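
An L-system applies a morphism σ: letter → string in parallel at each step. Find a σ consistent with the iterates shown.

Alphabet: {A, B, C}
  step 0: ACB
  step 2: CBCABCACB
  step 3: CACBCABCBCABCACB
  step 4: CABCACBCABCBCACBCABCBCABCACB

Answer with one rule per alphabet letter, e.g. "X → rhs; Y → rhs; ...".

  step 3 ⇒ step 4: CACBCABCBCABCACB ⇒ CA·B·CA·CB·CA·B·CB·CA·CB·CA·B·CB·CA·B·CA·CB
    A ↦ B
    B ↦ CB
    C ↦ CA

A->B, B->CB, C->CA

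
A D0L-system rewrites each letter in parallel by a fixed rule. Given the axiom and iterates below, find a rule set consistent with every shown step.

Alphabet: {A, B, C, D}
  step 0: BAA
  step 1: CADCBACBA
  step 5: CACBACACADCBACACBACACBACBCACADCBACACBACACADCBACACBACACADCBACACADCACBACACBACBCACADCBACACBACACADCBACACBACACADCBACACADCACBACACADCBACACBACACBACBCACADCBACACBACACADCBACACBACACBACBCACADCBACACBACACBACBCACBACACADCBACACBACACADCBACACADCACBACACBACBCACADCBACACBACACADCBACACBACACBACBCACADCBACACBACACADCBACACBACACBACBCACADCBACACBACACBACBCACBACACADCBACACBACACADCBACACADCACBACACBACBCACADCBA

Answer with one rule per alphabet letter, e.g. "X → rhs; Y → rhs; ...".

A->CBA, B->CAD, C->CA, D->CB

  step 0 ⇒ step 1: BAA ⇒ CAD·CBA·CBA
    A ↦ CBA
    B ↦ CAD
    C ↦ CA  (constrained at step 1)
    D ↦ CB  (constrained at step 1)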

=-=-=-=-=

* _What to produce_:
Please transcribe every entry above exactly as it appears.

* _Completed exercise_:
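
An L-system applies a morphism σ: letter → string in parallel at each step. Find a σ consistent with the iterates shown.

Alphabet: {A, B, C}
  step 0: ACB
  step 2: CBCABCACB
  step 3: CACBCABCBCABCACB
  step 4: CABCACBCABCBCACBCABCBCABCACB

Answer with one rule per alphabet letter, e.g. "X → rhs; Y → rhs; ...".

  step 3 ⇒ step 4: CACBCABCBCABCACB ⇒ CA·B·CA·CB·CA·B·CB·CA·CB·CA·B·CB·CA·B·CA·CB
    A ↦ B
    B ↦ CB
    C ↦ CA

A->B, B->CB, C->CA

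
A D0L-system rewrites each letter in parallel by a fixed rule. Given the axiom and iterates below, find a rule set consistent with every shown step.

Alphabet: {A, B, C, D}
  step 0: BAA
  step 1: CADCBACBA
  step 5: CACBACACADCBACACBACACBACBCACADCBACACBACACADCBACACBACACADCBACACADCACBACACBACBCACADCBACACBACACADCBACACBACACADCBACACADCACBACACADCBACACBACACBACBCACADCBACACBACACADCBACACBACACBACBCACADCBACACBACACBACBCACBACACADCBACACBACACADCBACACADCACBACACBACBCACADCBACACBACACADCBACACBACACBACBCACADCBACACBACACADCBACACBACACBACBCACADCBACACBACACBACBCACBACACADCBACACBACACADCBACACADCACBACACBACBCACADCBA

Answer with one rule per alphabet letter, e.g. "X → rhs; Y → rhs; ...".

A->CBA, B->CAD, C->CA, D->CB

  step 0 ⇒ step 1: BAA ⇒ CAD·CBA·CBA
    A ↦ CBA
    B ↦ CAD
    C ↦ CA  (constrained at step 1)
    D ↦ CB  (constrained at step 1)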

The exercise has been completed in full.